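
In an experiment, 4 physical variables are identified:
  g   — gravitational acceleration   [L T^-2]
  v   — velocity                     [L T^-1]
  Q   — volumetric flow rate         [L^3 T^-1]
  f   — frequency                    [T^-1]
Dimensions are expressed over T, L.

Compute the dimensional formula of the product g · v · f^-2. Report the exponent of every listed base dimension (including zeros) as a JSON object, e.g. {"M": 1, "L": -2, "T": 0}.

{"T": -1, "L": 2}

Write exponents as rows T,L / cols g,v,Q,f:
  T: [-2 -1 -1 -1]
  L: [ 1  1  3  0]
  [T]: (1)·-2+(1)·-1+(-2)·-1 = -1
  [L]: (1)·1+(1)·1+(-2)·0 = 2
⇒ T^-1 L^2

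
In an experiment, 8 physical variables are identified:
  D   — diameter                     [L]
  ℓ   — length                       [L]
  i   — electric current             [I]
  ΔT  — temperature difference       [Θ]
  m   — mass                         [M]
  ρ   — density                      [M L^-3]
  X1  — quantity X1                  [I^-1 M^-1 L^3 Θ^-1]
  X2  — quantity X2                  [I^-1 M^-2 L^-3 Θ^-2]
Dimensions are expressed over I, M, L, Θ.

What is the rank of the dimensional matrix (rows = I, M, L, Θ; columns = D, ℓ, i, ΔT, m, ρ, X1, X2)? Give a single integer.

Write exponents as rows I,M,L,Θ / cols D,ℓ,i,ΔT,m,ρ,X1,X2:
  I: [ 0  0  1  0  0  0 -1 -1]
  M: [ 0  0  0  0  1  1 -1 -2]
  L: [ 1  1  0  0  0 -3  3 -3]
  Θ: [ 0  0  0  1  0  0 -1 -2]
Row reduction gives pivot columns D,i,ΔT,m; rank = 4

4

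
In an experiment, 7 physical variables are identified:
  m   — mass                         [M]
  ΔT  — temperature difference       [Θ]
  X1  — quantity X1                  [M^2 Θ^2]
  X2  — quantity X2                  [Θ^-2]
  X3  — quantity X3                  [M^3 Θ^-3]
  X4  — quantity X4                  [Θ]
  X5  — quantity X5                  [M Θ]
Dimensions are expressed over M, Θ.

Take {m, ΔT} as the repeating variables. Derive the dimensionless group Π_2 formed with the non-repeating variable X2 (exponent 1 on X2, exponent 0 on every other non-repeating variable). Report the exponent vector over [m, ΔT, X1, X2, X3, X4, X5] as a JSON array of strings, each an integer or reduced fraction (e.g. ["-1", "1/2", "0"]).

["0", "2", "0", "1", "0", "0", "0"]

Exponent matrix [M,Θ] × [m,ΔT,X1,X2,X3,X4,X5]:
  M: [ 1  0  2  0  3  0  1]
  Θ: [ 0  1  2 -2 -3  1  1]
Echelon form has 2 nonzero rows (pivots: m,ΔT)
Repeat: m,ΔT; free: X1,X2,X3,X4,X5
RREF:
  r0: [   1    0    2    0    3    0    1]
  r1: [   0    1    2   -2   -3    1    1]
Fix exponent of X2 at 1, X1 at 0, X3 at 0, X4 at 0, X5 at 0; solve each RREF row for its pivot's exponent:
  r0: exp(m) + (0)·1 = 0 ⇒ exp(m) = 0
  r1: exp(ΔT) + (-2)·1 = 0 ⇒ exp(ΔT) = 2
Π_2 = ΔT^2 · X2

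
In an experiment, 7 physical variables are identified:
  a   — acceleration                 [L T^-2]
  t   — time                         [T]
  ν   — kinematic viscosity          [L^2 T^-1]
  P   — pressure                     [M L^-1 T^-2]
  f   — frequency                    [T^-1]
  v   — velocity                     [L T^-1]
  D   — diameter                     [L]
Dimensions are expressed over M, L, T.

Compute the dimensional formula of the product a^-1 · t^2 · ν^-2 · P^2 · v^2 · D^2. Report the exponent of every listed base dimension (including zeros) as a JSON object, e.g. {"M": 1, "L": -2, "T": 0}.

Dimensional matrix (M×L×T by a×t×ν×P×f×v×D):
  M: [ 0  0  0  1  0  0  0]
  L: [ 1  0  2 -1  0  1  1]
  T: [-2  1 -1 -2 -1 -1  0]
  [M]: (-1)·0+(2)·0+(-2)·0+(2)·1+(2)·0+(2)·0 = 2
  [L]: (-1)·1+(2)·0+(-2)·2+(2)·-1+(2)·1+(2)·1 = -3
  [T]: (-1)·-2+(2)·1+(-2)·-1+(2)·-2+(2)·-1+(2)·0 = 0
⇒ M^2 L^-3

{"M": 2, "L": -3, "T": 0}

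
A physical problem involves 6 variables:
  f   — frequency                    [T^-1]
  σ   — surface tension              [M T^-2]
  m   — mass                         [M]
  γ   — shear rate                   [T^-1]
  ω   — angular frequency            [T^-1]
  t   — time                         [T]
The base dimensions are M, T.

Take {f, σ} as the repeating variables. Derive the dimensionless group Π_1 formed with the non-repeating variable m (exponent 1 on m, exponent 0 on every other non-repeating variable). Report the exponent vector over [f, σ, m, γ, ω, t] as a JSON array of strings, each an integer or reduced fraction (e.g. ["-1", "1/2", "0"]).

Write exponents as rows M,T / cols f,σ,m,γ,ω,t:
  M: [ 0  1  1  0  0  0]
  T: [-1 -2  0 -1 -1  1]
RREF → pivots at {f,σ} ⇒ r = 2
Pivot set = {f,σ}, free = {m,γ,ω,t}
RREF:
  r0: [   1    0   -2    1    1   -1]
  r1: [   0    1    1    0    0    0]
Fix exponent of m at 1, γ at 0, ω at 0, t at 0; solve each RREF row for its pivot's exponent:
  r0: exp(f) + (-2)·1 = 0 ⇒ exp(f) = 2
  r1: exp(σ) + (1)·1 = 0 ⇒ exp(σ) = -1
Π_1 = f^2 · σ^-1 · m

["2", "-1", "1", "0", "0", "0"]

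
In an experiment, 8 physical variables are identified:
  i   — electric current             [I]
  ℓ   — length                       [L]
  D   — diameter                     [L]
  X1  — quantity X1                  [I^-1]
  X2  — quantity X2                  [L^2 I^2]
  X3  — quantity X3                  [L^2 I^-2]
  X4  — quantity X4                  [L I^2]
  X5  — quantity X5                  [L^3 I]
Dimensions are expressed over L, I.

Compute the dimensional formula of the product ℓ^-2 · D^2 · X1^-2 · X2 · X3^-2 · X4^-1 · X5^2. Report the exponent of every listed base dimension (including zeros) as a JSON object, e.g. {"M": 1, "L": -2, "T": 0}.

Dimensional matrix (L×I by i×ℓ×D×X1×X2×X3×X4×X5):
  L: [ 0  1  1  0  2  2  1  3]
  I: [ 1  0  0 -1  2 -2  2  1]
  [L]: (-2)·1+(2)·1+(-2)·0+(1)·2+(-2)·2+(-1)·1+(2)·3 = 3
  [I]: (-2)·0+(2)·0+(-2)·-1+(1)·2+(-2)·-2+(-1)·2+(2)·1 = 8
⇒ L^3 I^8

{"L": 3, "I": 8}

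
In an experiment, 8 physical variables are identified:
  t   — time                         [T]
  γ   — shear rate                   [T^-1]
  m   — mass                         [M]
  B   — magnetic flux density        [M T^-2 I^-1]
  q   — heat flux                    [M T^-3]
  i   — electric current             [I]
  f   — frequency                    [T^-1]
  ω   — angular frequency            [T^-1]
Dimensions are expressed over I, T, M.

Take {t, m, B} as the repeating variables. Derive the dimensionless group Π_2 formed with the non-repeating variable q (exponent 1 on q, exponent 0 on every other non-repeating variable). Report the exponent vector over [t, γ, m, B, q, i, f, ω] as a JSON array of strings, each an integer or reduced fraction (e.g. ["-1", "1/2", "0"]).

Write exponents as rows I,T,M / cols t,γ,m,B,q,i,f,ω:
  I: [ 0  0  0 -1  0  1  0  0]
  T: [ 1 -1  0 -2 -3  0 -1 -1]
  M: [ 0  0  1  1  1  0  0  0]
Row reduction gives pivot columns t,m,B; rank = 3
Repeat: t,m,B; free: γ,q,i,f,ω
RREF:
  r0: [   1   -1    0    0   -3   -2   -1   -1]
  r1: [   0    0    1    0    1    1    0    0]
  r2: [   0    0    0    1    0   -1    0    0]
Fix exponent of q at 1, γ at 0, i at 0, f at 0, ω at 0; solve each RREF row for its pivot's exponent:
  r0: exp(t) + (-3)·1 = 0 ⇒ exp(t) = 3
  r1: exp(m) + (1)·1 = 0 ⇒ exp(m) = -1
  r2: exp(B) + (0)·1 = 0 ⇒ exp(B) = 0
Π_2 = t^3 · m^-1 · q

["3", "0", "-1", "0", "1", "0", "0", "0"]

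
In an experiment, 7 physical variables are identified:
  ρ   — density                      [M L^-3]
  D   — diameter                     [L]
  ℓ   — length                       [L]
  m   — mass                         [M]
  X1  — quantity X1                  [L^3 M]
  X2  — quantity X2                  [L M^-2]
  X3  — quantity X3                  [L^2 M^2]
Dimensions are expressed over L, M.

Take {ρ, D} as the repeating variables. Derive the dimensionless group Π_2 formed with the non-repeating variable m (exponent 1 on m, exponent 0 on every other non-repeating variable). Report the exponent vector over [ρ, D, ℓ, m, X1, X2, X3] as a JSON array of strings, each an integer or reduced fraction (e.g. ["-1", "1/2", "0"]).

["-1", "-3", "0", "1", "0", "0", "0"]

Exponent matrix [L,M] × [ρ,D,ℓ,m,X1,X2,X3]:
  L: [-3  1  1  0  3  1  2]
  M: [ 1  0  0  1  1 -2  2]
Echelon form has 2 nonzero rows (pivots: ρ,D)
Pivot set = {ρ,D}, free = {ℓ,m,X1,X2,X3}
RREF:
  r0: [   1    0    0    1    1   -2    2]
  r1: [   0    1    1    3    6   -5    8]
Fix exponent of m at 1, ℓ at 0, X1 at 0, X2 at 0, X3 at 0; solve each RREF row for its pivot's exponent:
  r0: exp(ρ) + (1)·1 = 0 ⇒ exp(ρ) = -1
  r1: exp(D) + (3)·1 = 0 ⇒ exp(D) = -3
Π_2 = ρ^-1 · D^-3 · m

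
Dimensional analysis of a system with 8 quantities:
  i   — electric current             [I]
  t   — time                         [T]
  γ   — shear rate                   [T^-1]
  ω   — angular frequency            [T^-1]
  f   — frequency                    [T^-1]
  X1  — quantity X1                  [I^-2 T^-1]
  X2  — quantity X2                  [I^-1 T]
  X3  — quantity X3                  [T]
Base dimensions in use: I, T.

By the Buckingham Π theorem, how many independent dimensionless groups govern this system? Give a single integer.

6

Dimensional matrix (I×T by i×t×γ×ω×f×X1×X2×X3):
  I: [ 1  0  0  0  0 -2 -1  0]
  T: [ 0  1 -1 -1 -1 -1  1  1]
Echelon form has 2 nonzero rows (pivots: i,t)
8 vars − rank 2 = 6 Π groups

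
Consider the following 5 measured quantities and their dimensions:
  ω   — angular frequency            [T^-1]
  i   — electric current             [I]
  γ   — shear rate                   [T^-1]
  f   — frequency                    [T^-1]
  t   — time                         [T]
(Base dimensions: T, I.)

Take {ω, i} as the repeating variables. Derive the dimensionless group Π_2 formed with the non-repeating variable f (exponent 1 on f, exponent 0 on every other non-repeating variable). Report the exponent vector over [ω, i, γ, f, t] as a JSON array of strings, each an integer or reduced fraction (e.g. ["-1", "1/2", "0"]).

Write exponents as rows T,I / cols ω,i,γ,f,t:
  T: [-1  0 -1 -1  1]
  I: [ 0  1  0  0  0]
Row reduction gives pivot columns ω,i; rank = 2
Repeat: ω,i; free: γ,f,t
RREF:
  r0: [   1    0    1    1   -1]
  r1: [   0    1    0    0    0]
Fix exponent of f at 1, γ at 0, t at 0; solve each RREF row for its pivot's exponent:
  r0: exp(ω) + (1)·1 = 0 ⇒ exp(ω) = -1
  r1: exp(i) + (0)·1 = 0 ⇒ exp(i) = 0
Π_2 = ω^-1 · f

["-1", "0", "0", "1", "0"]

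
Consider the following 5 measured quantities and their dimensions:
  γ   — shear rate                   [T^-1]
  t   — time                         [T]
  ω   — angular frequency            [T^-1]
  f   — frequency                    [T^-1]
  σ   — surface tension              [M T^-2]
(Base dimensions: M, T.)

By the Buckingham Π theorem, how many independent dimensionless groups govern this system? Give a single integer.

Dimensional matrix (M×T by γ×t×ω×f×σ):
  M: [ 0  0  0  0  1]
  T: [-1  1 -1 -1 -2]
Echelon form has 2 nonzero rows (pivots: γ,σ)
Π count = n − r = 5 − 2 = 3

3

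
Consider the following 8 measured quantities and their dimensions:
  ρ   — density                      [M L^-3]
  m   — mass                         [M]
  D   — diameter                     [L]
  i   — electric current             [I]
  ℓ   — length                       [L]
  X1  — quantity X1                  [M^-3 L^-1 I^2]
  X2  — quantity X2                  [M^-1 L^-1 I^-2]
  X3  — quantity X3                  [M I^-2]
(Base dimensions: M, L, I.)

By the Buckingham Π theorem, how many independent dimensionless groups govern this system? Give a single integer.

Dimensional matrix (M×L×I by ρ×m×D×i×ℓ×X1×X2×X3):
  M: [ 1  1  0  0  0 -3 -1  1]
  L: [-3  0  1  0  1 -1 -1  0]
  I: [ 0  0  0  1  0  2 -2 -2]
RREF → pivots at {ρ,m,i} ⇒ r = 3
8 vars − rank 3 = 5 Π groups

5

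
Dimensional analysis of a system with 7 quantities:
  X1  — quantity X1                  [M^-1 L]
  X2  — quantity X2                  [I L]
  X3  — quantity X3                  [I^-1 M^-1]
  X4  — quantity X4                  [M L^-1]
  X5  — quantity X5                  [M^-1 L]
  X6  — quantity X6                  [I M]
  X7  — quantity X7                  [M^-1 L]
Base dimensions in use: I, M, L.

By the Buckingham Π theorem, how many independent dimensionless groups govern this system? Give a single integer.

5

Exponent matrix [I,M,L] × [X1,X2,X3,X4,X5,X6,X7]:
  I: [ 0  1 -1  0  0  1  0]
  M: [-1  0 -1  1 -1  1 -1]
  L: [ 1  1  0 -1  1  0  1]
RREF → pivots at {X1,X2} ⇒ r = 2
n=7, r=2 ⇒ 5 dimensionless groups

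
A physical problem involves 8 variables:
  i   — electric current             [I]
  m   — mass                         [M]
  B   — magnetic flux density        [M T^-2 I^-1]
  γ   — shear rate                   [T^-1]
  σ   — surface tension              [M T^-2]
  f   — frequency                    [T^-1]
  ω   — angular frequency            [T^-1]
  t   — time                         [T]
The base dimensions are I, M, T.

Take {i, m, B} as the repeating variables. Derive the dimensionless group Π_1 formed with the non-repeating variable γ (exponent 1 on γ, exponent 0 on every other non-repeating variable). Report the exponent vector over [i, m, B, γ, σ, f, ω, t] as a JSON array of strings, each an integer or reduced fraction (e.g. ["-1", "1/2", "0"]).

Dimensional matrix (I×M×T by i×m×B×γ×σ×f×ω×t):
  I: [ 1  0 -1  0  0  0  0  0]
  M: [ 0  1  1  0  1  0  0  0]
  T: [ 0  0 -2 -1 -2 -1 -1  1]
RREF → pivots at {i,m,B} ⇒ r = 3
Pivot set = {i,m,B}, free = {γ,σ,f,ω,t}
RREF:
  r0: [   1    0    0  1/2    1  1/2  1/2 -1/2]
  r1: [   0    1    0 -1/2    0 -1/2 -1/2  1/2]
  r2: [   0    0    1  1/2    1  1/2  1/2 -1/2]
Fix exponent of γ at 1, σ at 0, f at 0, ω at 0, t at 0; solve each RREF row for its pivot's exponent:
  r0: exp(i) + (1/2)·1 = 0 ⇒ exp(i) = -1/2
  r1: exp(m) + (-1/2)·1 = 0 ⇒ exp(m) = 1/2
  r2: exp(B) + (1/2)·1 = 0 ⇒ exp(B) = -1/2
Π_1 = i^(-1/2) · m^(1/2) · B^(-1/2) · γ

["-1/2", "1/2", "-1/2", "1", "0", "0", "0", "0"]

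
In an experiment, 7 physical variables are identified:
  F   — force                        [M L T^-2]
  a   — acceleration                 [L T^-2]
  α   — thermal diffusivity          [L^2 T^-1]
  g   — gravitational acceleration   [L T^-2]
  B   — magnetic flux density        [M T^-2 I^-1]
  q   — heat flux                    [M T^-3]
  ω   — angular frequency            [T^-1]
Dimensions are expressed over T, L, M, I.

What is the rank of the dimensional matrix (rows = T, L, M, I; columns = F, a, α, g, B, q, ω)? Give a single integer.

4

Exponent matrix [T,L,M,I] × [F,a,α,g,B,q,ω]:
  T: [-2 -2 -1 -2 -2 -3 -1]
  L: [ 1  1  2  1  0  0  0]
  M: [ 1  0  0  0  1  1  0]
  I: [ 0  0  0  0 -1  0  0]
Echelon form has 4 nonzero rows (pivots: F,a,α,B)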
•••••
● **What is expected**: Transcribe the material exactly, stopping after the "Dimensions are expressed over T, L." line.

● **Written reply**:
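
In an experiment, 4 physical variables are identified:
  g   — gravitational acceleration   [L T^-2]
  v   — velocity                     [L T^-1]
  Q   — volumetric flow rate         [L^3 T^-1]
  f   — frequency                    [T^-1]
Dimensions are expressed over T, L.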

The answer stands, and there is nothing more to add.